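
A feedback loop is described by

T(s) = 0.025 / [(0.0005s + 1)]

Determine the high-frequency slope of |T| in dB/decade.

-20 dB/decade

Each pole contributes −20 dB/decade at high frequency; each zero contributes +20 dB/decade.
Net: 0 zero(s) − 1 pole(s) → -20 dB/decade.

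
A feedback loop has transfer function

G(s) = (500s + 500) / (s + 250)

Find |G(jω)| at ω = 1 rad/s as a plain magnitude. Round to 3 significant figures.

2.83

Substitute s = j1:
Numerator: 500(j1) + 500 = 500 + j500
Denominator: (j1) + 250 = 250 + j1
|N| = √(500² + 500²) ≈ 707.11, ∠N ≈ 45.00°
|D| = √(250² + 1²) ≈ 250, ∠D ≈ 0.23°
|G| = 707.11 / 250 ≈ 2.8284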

-------

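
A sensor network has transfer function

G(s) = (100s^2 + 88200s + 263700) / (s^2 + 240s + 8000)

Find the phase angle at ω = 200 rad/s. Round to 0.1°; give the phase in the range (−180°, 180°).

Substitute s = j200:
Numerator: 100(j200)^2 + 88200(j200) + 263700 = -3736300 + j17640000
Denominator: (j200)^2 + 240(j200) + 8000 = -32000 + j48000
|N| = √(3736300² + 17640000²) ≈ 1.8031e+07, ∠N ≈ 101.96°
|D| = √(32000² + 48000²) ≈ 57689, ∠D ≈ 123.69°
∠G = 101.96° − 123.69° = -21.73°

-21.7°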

-------

TASK ITEM
From the records above, retype only the lines starting at the line that contains "A sensor network has transfer function" and ending at the line that contains "G(s) = (100s^2", both included.

RESULT
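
A sensor network has transfer function

G(s) = (100s^2 + 88200s + 263700) / (s^2 + 240s + 8000)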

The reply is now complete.